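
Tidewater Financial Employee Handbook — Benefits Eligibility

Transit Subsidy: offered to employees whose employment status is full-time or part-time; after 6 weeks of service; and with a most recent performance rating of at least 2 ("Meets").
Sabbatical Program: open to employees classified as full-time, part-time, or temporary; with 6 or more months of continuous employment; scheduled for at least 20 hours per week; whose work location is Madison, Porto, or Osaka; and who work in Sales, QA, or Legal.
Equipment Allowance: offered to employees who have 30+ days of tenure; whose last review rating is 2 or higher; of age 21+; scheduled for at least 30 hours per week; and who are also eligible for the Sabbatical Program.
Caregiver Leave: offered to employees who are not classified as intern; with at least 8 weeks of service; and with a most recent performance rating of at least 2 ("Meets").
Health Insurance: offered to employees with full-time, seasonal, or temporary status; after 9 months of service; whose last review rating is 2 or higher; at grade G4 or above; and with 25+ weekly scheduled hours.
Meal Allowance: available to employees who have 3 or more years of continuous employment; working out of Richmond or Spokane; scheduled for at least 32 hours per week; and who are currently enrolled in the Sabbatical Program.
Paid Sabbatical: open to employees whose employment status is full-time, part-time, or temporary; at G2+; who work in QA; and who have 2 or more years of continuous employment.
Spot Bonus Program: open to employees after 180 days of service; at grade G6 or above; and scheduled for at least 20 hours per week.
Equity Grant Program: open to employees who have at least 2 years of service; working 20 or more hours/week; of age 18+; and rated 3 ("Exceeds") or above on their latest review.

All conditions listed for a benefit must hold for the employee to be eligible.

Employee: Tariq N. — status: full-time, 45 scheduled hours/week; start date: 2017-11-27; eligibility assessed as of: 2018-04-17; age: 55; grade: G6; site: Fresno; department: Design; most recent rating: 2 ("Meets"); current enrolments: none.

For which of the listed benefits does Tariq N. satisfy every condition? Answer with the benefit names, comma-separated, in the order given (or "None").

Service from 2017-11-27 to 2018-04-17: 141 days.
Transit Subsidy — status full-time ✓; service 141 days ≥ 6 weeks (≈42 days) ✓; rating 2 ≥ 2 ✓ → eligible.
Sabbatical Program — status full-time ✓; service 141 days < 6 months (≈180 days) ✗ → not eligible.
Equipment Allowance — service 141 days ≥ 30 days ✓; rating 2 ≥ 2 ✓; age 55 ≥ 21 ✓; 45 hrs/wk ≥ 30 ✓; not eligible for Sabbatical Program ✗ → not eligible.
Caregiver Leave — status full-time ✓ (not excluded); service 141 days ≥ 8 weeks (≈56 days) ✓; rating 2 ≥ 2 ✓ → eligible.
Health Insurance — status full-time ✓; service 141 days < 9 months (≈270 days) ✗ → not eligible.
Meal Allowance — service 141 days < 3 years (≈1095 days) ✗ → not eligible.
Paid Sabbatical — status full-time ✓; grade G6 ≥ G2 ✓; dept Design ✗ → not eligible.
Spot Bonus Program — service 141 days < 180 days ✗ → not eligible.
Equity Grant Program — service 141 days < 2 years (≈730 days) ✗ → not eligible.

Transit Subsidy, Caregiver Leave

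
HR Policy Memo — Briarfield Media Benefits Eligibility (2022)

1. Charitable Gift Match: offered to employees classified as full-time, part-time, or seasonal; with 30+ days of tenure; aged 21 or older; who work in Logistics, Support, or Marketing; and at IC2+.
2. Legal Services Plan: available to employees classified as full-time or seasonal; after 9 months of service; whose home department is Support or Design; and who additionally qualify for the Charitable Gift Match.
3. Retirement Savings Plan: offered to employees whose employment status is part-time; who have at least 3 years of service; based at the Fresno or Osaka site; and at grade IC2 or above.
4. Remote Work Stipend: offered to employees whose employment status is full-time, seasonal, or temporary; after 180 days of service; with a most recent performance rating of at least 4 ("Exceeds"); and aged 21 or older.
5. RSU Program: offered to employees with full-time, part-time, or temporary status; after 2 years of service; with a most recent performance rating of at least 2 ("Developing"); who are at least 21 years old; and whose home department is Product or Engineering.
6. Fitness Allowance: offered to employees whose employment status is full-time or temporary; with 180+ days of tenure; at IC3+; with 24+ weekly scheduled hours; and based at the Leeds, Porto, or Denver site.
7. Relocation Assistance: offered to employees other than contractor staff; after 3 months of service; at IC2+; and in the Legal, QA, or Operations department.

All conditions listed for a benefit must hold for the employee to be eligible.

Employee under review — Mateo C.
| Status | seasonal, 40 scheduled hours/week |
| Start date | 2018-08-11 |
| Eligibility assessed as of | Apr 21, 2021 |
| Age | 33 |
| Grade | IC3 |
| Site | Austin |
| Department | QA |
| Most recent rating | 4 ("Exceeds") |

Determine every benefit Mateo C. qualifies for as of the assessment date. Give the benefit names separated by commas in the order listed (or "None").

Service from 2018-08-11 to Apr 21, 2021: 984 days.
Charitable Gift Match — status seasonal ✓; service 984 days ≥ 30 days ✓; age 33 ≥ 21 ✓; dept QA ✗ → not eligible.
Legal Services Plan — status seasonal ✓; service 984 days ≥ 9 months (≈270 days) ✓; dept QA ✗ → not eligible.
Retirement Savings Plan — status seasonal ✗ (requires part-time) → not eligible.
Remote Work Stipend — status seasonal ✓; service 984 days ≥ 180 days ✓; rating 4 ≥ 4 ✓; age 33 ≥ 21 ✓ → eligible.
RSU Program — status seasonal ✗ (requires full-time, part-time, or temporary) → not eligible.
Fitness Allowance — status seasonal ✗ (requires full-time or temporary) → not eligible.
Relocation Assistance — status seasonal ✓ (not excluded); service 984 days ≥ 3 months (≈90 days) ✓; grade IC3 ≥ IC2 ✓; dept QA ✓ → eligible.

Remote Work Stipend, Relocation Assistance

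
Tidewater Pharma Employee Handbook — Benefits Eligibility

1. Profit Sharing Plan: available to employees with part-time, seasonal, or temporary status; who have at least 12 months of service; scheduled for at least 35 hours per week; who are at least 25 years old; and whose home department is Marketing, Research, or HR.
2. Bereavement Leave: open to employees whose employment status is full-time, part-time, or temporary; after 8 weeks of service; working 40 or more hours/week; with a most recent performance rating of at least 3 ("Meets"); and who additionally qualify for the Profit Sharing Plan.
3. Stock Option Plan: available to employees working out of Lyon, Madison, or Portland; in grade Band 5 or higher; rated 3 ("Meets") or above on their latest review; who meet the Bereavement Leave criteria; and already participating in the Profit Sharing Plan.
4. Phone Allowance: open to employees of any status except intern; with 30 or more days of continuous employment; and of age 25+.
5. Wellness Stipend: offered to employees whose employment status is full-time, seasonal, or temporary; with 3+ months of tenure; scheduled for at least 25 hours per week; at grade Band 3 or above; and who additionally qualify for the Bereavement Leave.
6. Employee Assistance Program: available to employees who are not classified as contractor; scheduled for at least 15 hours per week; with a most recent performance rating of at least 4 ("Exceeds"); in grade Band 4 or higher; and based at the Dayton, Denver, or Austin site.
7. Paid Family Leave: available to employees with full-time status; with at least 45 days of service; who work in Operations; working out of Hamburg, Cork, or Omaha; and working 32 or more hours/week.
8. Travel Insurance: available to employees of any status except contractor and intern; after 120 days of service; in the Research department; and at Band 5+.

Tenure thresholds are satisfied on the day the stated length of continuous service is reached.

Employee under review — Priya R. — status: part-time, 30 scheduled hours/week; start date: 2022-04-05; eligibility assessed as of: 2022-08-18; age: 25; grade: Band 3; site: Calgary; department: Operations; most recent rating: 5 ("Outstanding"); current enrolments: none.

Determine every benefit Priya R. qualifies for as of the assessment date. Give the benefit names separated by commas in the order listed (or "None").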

────────────────────────────────────────

*Work order*
Keep both end lines and retype everything in the records above from the line containing "Tidewater Pharma Employee" through the line containing "2. Bereavement Leave: open", exactly, with nothing else.

*Answer to the problem*
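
Tidewater Pharma Employee Handbook — Benefits Eligibility

1. Profit Sharing Plan: available to employees with part-time, seasonal, or temporary status; who have at least 12 months of service; scheduled for at least 35 hours per week; who are at least 25 years old; and whose home department is Marketing, Research, or HR.
2. Bereavement Leave: open to employees whose employment status is full-time, part-time, or temporary; after 8 weeks of service; working 40 or more hours/week; with a most recent performance rating of at least 3 ("Meets"); and who additionally qualify for the Profit Sharing Plan.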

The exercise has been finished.